Provided records below:
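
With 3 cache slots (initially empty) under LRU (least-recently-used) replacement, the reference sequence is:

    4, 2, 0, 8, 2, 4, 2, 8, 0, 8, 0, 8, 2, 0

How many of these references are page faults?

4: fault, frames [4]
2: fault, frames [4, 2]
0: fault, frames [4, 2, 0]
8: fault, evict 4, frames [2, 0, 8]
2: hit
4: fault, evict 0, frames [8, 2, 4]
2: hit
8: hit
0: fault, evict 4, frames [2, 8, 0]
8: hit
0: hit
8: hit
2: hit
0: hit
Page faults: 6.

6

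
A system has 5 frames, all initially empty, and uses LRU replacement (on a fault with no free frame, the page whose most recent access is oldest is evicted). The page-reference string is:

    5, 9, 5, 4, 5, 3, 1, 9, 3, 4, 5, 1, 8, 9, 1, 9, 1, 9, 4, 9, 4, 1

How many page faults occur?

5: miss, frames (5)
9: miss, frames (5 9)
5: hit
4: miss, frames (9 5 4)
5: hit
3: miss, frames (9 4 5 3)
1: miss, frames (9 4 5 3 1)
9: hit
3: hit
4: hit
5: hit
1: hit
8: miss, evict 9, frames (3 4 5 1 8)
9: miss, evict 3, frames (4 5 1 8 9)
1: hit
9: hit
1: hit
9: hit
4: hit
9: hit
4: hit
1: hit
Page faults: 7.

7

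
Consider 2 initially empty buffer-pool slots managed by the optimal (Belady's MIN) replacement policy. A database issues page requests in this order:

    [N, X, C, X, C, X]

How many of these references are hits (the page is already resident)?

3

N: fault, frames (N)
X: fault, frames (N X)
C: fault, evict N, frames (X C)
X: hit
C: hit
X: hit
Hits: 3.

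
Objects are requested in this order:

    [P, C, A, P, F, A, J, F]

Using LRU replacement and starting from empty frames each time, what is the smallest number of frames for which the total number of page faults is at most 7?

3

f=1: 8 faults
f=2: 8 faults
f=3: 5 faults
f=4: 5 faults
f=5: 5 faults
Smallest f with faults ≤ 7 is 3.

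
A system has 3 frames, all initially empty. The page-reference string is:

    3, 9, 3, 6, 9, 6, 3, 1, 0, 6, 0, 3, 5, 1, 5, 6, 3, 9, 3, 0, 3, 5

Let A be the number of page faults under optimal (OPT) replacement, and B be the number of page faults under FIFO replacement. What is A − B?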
End of Provided records.
Please print the material above exactly as it appears, from its first line through the line containing "[P, C, A, P, F, A, J, F]", inclusive, and stop there.

Response box:
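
With 3 cache slots (initially empty) under LRU (least-recently-used) replacement, the reference sequence is:

    4, 2, 0, 8, 2, 4, 2, 8, 0, 8, 0, 8, 2, 0

How many of these references are page faults?

4: fault, frames [4]
2: fault, frames [4, 2]
0: fault, frames [4, 2, 0]
8: fault, evict 4, frames [2, 0, 8]
2: hit
4: fault, evict 0, frames [8, 2, 4]
2: hit
8: hit
0: fault, evict 4, frames [2, 8, 0]
8: hit
0: hit
8: hit
2: hit
0: hit
Page faults: 6.

6

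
A system has 5 frames, all initially empty, and uses LRU replacement (on a fault with no free frame, the page whose most recent access is oldest is evicted). The page-reference string is:

    5, 9, 5, 4, 5, 3, 1, 9, 3, 4, 5, 1, 8, 9, 1, 9, 1, 9, 4, 9, 4, 1

How many page faults occur?

5: miss, frames (5)
9: miss, frames (5 9)
5: hit
4: miss, frames (9 5 4)
5: hit
3: miss, frames (9 4 5 3)
1: miss, frames (9 4 5 3 1)
9: hit
3: hit
4: hit
5: hit
1: hit
8: miss, evict 9, frames (3 4 5 1 8)
9: miss, evict 3, frames (4 5 1 8 9)
1: hit
9: hit
1: hit
9: hit
4: hit
9: hit
4: hit
1: hit
Page faults: 7.

7

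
Consider 2 initially empty buffer-pool slots managed by the optimal (Belady's MIN) replacement policy. A database issues page requests in this order:

    [N, X, C, X, C, X]

How many of these references are hits (the page is already resident)?

3

N: fault, frames (N)
X: fault, frames (N X)
C: fault, evict N, frames (X C)
X: hit
C: hit
X: hit
Hits: 3.

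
Objects are requested in this order:

    [P, C, A, P, F, A, J, F]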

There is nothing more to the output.